# What is expected:
Retype every line of the records exactly.

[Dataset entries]
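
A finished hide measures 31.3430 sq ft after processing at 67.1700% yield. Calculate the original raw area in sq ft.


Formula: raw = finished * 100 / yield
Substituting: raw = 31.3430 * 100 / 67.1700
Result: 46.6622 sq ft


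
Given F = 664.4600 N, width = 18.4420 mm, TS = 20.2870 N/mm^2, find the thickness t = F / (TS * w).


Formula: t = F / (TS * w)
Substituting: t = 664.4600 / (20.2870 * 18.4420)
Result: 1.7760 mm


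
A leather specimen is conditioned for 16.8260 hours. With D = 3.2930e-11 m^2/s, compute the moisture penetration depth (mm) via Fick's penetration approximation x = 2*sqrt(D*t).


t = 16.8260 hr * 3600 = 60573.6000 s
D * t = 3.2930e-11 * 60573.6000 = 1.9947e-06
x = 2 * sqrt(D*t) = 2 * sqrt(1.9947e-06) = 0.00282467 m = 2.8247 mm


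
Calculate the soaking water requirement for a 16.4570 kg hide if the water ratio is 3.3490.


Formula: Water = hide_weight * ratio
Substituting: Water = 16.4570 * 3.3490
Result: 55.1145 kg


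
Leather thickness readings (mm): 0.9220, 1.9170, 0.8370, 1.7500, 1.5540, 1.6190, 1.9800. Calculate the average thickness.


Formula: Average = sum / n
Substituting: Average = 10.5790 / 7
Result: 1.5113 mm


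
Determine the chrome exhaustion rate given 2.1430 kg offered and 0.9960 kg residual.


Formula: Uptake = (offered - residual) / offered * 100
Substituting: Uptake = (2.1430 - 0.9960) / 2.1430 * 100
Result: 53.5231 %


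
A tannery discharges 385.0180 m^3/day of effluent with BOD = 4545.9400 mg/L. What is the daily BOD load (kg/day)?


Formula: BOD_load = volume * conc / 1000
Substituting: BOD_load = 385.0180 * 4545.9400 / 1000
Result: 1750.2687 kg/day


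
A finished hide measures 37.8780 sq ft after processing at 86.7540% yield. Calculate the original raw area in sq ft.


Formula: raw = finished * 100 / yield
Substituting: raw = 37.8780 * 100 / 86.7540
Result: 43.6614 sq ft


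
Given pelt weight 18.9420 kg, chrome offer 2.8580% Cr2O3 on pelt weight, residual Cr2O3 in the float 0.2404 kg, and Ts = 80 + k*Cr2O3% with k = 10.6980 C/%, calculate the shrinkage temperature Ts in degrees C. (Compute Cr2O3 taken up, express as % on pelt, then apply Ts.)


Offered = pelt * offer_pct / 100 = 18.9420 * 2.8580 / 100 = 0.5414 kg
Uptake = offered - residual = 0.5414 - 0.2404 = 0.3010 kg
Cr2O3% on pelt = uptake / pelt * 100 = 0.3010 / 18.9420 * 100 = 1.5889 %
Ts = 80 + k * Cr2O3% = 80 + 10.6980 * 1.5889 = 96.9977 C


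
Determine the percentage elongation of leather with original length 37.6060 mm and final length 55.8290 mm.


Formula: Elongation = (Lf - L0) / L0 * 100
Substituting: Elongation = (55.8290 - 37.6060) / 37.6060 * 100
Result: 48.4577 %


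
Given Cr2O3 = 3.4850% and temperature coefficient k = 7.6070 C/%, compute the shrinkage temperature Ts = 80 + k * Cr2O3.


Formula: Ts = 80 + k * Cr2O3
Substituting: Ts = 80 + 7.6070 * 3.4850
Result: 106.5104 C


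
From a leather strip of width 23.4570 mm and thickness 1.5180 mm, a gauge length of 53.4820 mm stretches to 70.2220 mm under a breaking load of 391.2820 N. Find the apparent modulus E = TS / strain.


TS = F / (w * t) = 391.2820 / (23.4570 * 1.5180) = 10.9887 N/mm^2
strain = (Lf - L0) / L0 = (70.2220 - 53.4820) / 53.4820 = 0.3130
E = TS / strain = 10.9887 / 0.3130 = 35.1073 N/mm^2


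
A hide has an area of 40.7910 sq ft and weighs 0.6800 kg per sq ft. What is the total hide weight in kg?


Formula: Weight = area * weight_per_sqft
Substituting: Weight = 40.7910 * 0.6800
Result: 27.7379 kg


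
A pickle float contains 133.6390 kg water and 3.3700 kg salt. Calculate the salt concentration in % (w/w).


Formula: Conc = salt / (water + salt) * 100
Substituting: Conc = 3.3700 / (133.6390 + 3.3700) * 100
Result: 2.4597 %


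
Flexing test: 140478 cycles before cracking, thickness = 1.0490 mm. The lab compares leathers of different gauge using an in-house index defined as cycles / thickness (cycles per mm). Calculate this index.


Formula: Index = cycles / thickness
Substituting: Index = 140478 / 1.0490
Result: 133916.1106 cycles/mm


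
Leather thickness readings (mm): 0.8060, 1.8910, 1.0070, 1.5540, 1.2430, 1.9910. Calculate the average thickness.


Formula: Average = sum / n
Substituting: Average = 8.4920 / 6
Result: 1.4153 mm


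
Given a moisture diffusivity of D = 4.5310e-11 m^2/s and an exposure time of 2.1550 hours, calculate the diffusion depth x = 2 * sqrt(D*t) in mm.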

# The answer:
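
A finished hide measures 31.3430 sq ft after processing at 67.1700% yield. Calculate the original raw area in sq ft.


Formula: raw = finished * 100 / yield
Substituting: raw = 31.3430 * 100 / 67.1700
Result: 46.6622 sq ft


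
Given F = 664.4600 N, width = 18.4420 mm, TS = 20.2870 N/mm^2, find the thickness t = F / (TS * w).


Formula: t = F / (TS * w)
Substituting: t = 664.4600 / (20.2870 * 18.4420)
Result: 1.7760 mm


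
A leather specimen is conditioned for 16.8260 hours. With D = 3.2930e-11 m^2/s, compute the moisture penetration depth (mm) via Fick's penetration approximation x = 2*sqrt(D*t).


t = 16.8260 hr * 3600 = 60573.6000 s
D * t = 3.2930e-11 * 60573.6000 = 1.9947e-06
x = 2 * sqrt(D*t) = 2 * sqrt(1.9947e-06) = 0.00282467 m = 2.8247 mm


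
Calculate the soaking water requirement for a 16.4570 kg hide if the water ratio is 3.3490.


Formula: Water = hide_weight * ratio
Substituting: Water = 16.4570 * 3.3490
Result: 55.1145 kg


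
Leather thickness readings (mm): 0.9220, 1.9170, 0.8370, 1.7500, 1.5540, 1.6190, 1.9800. Calculate the average thickness.


Formula: Average = sum / n
Substituting: Average = 10.5790 / 7
Result: 1.5113 mm


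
Determine the chrome exhaustion rate given 2.1430 kg offered and 0.9960 kg residual.


Formula: Uptake = (offered - residual) / offered * 100
Substituting: Uptake = (2.1430 - 0.9960) / 2.1430 * 100
Result: 53.5231 %


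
A tannery discharges 385.0180 m^3/day of effluent with BOD = 4545.9400 mg/L. What is the daily BOD load (kg/day)?


Formula: BOD_load = volume * conc / 1000
Substituting: BOD_load = 385.0180 * 4545.9400 / 1000
Result: 1750.2687 kg/day


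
A finished hide measures 37.8780 sq ft after processing at 86.7540% yield. Calculate the original raw area in sq ft.


Formula: raw = finished * 100 / yield
Substituting: raw = 37.8780 * 100 / 86.7540
Result: 43.6614 sq ft


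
Given pelt weight 18.9420 kg, chrome offer 2.8580% Cr2O3 on pelt weight, residual Cr2O3 in the float 0.2404 kg, and Ts = 80 + k*Cr2O3% with k = 10.6980 C/%, calculate the shrinkage temperature Ts in degrees C. (Compute Cr2O3 taken up, express as % on pelt, then apply Ts.)


Offered = pelt * offer_pct / 100 = 18.9420 * 2.8580 / 100 = 0.5414 kg
Uptake = offered - residual = 0.5414 - 0.2404 = 0.3010 kg
Cr2O3% on pelt = uptake / pelt * 100 = 0.3010 / 18.9420 * 100 = 1.5889 %
Ts = 80 + k * Cr2O3% = 80 + 10.6980 * 1.5889 = 96.9977 C


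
Determine the percentage elongation of leather with original length 37.6060 mm and final length 55.8290 mm.


Formula: Elongation = (Lf - L0) / L0 * 100
Substituting: Elongation = (55.8290 - 37.6060) / 37.6060 * 100
Result: 48.4577 %


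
Given Cr2O3 = 3.4850% and temperature coefficient k = 7.6070 C/%, compute the shrinkage temperature Ts = 80 + k * Cr2O3.


Formula: Ts = 80 + k * Cr2O3
Substituting: Ts = 80 + 7.6070 * 3.4850
Result: 106.5104 C


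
From a leather strip of width 23.4570 mm and thickness 1.5180 mm, a gauge length of 53.4820 mm stretches to 70.2220 mm under a breaking load of 391.2820 N. Find the apparent modulus E = TS / strain.


TS = F / (w * t) = 391.2820 / (23.4570 * 1.5180) = 10.9887 N/mm^2
strain = (Lf - L0) / L0 = (70.2220 - 53.4820) / 53.4820 = 0.3130
E = TS / strain = 10.9887 / 0.3130 = 35.1073 N/mm^2


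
A hide has an area of 40.7910 sq ft and weighs 0.6800 kg per sq ft. What is the total hide weight in kg?


Formula: Weight = area * weight_per_sqft
Substituting: Weight = 40.7910 * 0.6800
Result: 27.7379 kg


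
A pickle float contains 133.6390 kg water and 3.3700 kg salt. Calculate the salt concentration in % (w/w).


Formula: Conc = salt / (water + salt) * 100
Substituting: Conc = 3.3700 / (133.6390 + 3.3700) * 100
Result: 2.4597 %


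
Flexing test: 140478 cycles before cracking, thickness = 1.0490 mm. The lab compares leathers of different gauge using an in-house index defined as cycles / thickness (cycles per mm). Calculate this index.


Formula: Index = cycles / thickness
Substituting: Index = 140478 / 1.0490
Result: 133916.1106 cycles/mm


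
Leather thickness readings (mm): 0.8060, 1.8910, 1.0070, 1.5540, 1.2430, 1.9910. Calculate the average thickness.


Formula: Average = sum / n
Substituting: Average = 8.4920 / 6
Result: 1.4153 mm


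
Given a moisture diffusivity of D = 4.5310e-11 m^2/s and an exposure time of 2.1550 hours, calculate the diffusion depth x = 2 * sqrt(D*t) in mm.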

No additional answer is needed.